---- Material provided

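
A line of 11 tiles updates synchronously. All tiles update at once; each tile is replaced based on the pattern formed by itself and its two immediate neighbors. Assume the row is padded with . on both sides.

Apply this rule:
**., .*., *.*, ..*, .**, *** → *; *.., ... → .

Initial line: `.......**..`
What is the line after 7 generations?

......***..
.....****..
....*****..
...******..
..*******..
.********..
*********..

*********..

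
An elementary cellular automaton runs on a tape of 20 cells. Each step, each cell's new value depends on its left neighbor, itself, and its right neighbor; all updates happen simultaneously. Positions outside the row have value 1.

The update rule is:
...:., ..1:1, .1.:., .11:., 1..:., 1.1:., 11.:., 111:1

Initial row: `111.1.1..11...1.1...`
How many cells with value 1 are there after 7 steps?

5

step 1: 11......1....1.....1
step 2: 1......1....1.....1.
step 3: ......1....1.....1..
step 4: .....1....1.....1..1
step 5: ....1....1.....1..1.
step 6: ...1....1.....1..1..
step 7: ..1....1.....1..1..1
count of 1: 5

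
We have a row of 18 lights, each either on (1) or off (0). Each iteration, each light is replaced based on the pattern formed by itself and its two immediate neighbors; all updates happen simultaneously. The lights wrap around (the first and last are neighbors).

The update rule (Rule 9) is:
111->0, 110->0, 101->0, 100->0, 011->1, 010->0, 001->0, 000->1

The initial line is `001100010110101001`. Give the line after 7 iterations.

iteration 1: 001001000100000000
iteration 2: 100000010001111111
iteration 3: 001111000101000000
iteration 4: 101000010000011111
iteration 5: 000011000111010000
iteration 6: 111010010100000111
iteration 7: 000000000001110100

000000000001110100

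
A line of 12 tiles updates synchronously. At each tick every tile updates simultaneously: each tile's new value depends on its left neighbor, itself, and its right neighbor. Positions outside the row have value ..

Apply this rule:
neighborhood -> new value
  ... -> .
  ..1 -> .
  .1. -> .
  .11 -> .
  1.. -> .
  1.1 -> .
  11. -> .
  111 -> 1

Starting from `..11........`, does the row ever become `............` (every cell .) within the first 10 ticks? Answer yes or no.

............
all cells are . at tick 1

yes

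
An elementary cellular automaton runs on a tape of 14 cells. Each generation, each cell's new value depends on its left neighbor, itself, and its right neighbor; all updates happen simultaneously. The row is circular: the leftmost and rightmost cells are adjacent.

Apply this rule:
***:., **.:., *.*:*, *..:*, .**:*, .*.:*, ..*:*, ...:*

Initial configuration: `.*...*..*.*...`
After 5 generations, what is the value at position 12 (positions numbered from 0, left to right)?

*

**************
..............
**************  (repeats generation 1; period 2)
generation 5: **************
position 12 holds *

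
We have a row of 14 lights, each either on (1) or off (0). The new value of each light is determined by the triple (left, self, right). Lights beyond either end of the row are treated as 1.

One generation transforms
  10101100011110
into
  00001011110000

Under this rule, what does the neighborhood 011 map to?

At position 4 the neighborhood is 011; the next row has 1 there.

1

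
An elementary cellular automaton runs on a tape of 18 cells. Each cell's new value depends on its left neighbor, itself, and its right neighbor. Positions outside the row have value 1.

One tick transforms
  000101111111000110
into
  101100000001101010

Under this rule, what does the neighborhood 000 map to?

0

At position 1 the neighborhood is 000; the next row has 0 there.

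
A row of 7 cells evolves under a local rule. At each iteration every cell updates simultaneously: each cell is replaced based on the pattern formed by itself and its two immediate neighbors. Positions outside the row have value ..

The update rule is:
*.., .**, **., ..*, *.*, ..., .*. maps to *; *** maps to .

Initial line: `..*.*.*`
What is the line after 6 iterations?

*.....*

*******
*.....*
*******  (repeats iteration 1; period 2)
iteration 6: *.....*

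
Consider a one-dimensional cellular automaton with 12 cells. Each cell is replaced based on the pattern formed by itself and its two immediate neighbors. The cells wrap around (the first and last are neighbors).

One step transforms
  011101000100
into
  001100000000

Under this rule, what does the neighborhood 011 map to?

At position 1 the neighborhood is 011; the next row has 0 there.

0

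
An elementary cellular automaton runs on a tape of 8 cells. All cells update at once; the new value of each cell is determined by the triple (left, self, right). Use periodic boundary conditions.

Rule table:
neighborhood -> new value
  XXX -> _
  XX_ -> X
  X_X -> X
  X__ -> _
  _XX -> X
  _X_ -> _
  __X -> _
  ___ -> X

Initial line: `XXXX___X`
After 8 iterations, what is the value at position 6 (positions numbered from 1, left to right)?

_

___X_X_X
_X__X_X_
_____X__
XXXX___X  (repeats iteration 0; period 4)
iteration 8: XXXX___X
position 6 holds _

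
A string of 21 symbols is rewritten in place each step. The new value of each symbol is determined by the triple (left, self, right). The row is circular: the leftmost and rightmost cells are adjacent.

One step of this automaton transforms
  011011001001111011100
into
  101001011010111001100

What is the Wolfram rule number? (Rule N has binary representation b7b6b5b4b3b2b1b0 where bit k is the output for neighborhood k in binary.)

position 12: 111 → 1  (bit 7 = 1)
position 2: 110 → 1  (bit 6 = 1)
position 3: 101 → 0  (bit 5 = 0)
position 6: 100 → 0  (bit 4 = 0)
position 1: 011 → 0  (bit 3 = 0)
position 8: 010 → 1  (bit 2 = 1)
position 0: 001 → 1  (bit 1 = 1)
position 20: 000 → 0  (bit 0 = 0)
bits b7..b0 = 11000110 = 198

198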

--------

What you will do:
The whole listing above needs to be transcribed exactly.

Exercise response:
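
A line of 11 tiles updates synchronously. All tiles update at once; each tile is replaced based on the pattern formed by itself and its two immediate neighbors. Assume the row is padded with . on both sides.

Apply this rule:
**., .*., *.*, ..*, .**, *** → *; *.., ... → .

Initial line: `.......**..`
What is the line after 7 generations?

......***..
.....****..
....*****..
...******..
..*******..
.********..
*********..

*********..

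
An elementary cellular automaton runs on a tape of 20 cells. Each step, each cell's new value depends on its left neighbor, itself, and its right neighbor; all updates happen simultaneously. Positions outside the row have value 1.

The update rule is:
...:., ..1:1, .1.:., .11:., 1..:., 1.1:., 11.:., 111:1

Initial row: `111.1.1..11...1.1...`
How many cells with value 1 are there after 7 steps?

5

step 1: 11......1....1.....1
step 2: 1......1....1.....1.
step 3: ......1....1.....1..
step 4: .....1....1.....1..1
step 5: ....1....1.....1..1.
step 6: ...1....1.....1..1..
step 7: ..1....1.....1..1..1
count of 1: 5

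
We have a row of 18 lights, each either on (1) or off (0). Each iteration, each light is replaced based on the pattern formed by itself and its two immediate neighbors; all updates happen simultaneously. The lights wrap around (the first and last are neighbors).

The update rule (Rule 9) is:
111->0, 110->0, 101->0, 100->0, 011->1, 010->0, 001->0, 000->1

The initial line is `001100010110101001`. Give the line after 7 iterations.

iteration 1: 001001000100000000
iteration 2: 100000010001111111
iteration 3: 001111000101000000
iteration 4: 101000010000011111
iteration 5: 000011000111010000
iteration 6: 111010010100000111
iteration 7: 000000000001110100

000000000001110100

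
A line of 12 tiles updates synchronously. At each tick every tile updates simultaneously: each tile's new value depends on its left neighbor, itself, and its right neighbor. Positions outside the row have value ..

Apply this rule:
neighborhood -> new value
  ... -> .
  ..1 -> .
  .1. -> .
  .11 -> .
  1.. -> .
  1.1 -> .
  11. -> .
  111 -> 1

Starting from `..11........`, does the row ever become `............` (every cell .) within the first 10 ticks? Answer yes or no.

............
all cells are . at tick 1

yes

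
An elementary cellular automaton runs on a tape of 14 cells. Each generation, each cell's new value depends on its left neighbor, itself, and its right neighbor; all updates happen simultaneously. The row is circular: the leftmost and rightmost cells are adjacent.

Apply this rule:
***:., **.:., *.*:*, *..:*, .**:*, .*.:*, ..*:*, ...:*

Initial configuration: `.*...*..*.*...`
After 5 generations, what is the value at position 12 (positions numbered from 0, left to right)?

*

**************
..............
**************  (repeats generation 1; period 2)
generation 5: **************
position 12 holds *

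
We have a row of 14 lights, each either on (1) or off (0). The new value of each light is determined by the triple (left, self, right). Lights beyond either end of the row are treated as 1.

One generation transforms
  10101100011110
into
  00001011110000

Under this rule, what does the neighborhood 011 map to?

At position 4 the neighborhood is 011; the next row has 1 there.

1

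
An elementary cellular automaton runs on a tape of 18 cells. Each cell's new value depends on its left neighbor, itself, and its right neighbor. Positions outside the row have value 1.

One tick transforms
  000101111111000110
into
  101100000001101010

Under this rule, what does the neighborhood 000 map to?

0

At position 1 the neighborhood is 000; the next row has 0 there.

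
A row of 7 cells evolves under a local rule. At each iteration every cell updates simultaneously: each cell is replaced based on the pattern formed by itself and its two immediate neighbors. Positions outside the row have value ..

The update rule is:
*.., .**, **., ..*, *.*, ..., .*. maps to *; *** maps to .

Initial line: `..*.*.*`
What is the line after 6 iterations?

*.....*

*******
*.....*
*******  (repeats iteration 1; period 2)
iteration 6: *.....*

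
Consider a one-dimensional cellular automaton with 12 cells. Each cell is replaced based on the pattern formed by itself and its two immediate neighbors. The cells wrap around (the first and last are neighbors).

One step transforms
  011101000100
into
  001100000000

Under this rule, what does the neighborhood 011 map to?

At position 1 the neighborhood is 011; the next row has 0 there.

0

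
An elementary cellular automaton runs on a tape of 8 cells. All cells update at once; the new value of each cell is determined by the triple (left, self, right). Use periodic boundary conditions.

Rule table:
neighborhood -> new value
  XXX -> _
  XX_ -> X
  X_X -> X
  X__ -> _
  _XX -> X
  _X_ -> _
  __X -> _
  ___ -> X

Initial line: `XXXX___X`
After 8 iterations, what is the value at position 6 (positions numbered from 1, left to right)?

_

___X_X_X
_X__X_X_
_____X__
XXXX___X  (repeats iteration 0; period 4)
iteration 8: XXXX___X
position 6 holds _

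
A string of 21 symbols is rewritten in place each step. The new value of each symbol is determined by the triple (left, self, right). The row is circular: the leftmost and rightmost cells are adjacent.

One step of this automaton transforms
  011011001001111011100
into
  101001011010111001100

What is the Wolfram rule number? (Rule N has binary representation b7b6b5b4b3b2b1b0 where bit k is the output for neighborhood k in binary.)

position 12: 111 → 1  (bit 7 = 1)
position 2: 110 → 1  (bit 6 = 1)
position 3: 101 → 0  (bit 5 = 0)
position 6: 100 → 0  (bit 4 = 0)
position 1: 011 → 0  (bit 3 = 0)
position 8: 010 → 1  (bit 2 = 1)
position 0: 001 → 1  (bit 1 = 1)
position 20: 000 → 0  (bit 0 = 0)
bits b7..b0 = 11000110 = 198

198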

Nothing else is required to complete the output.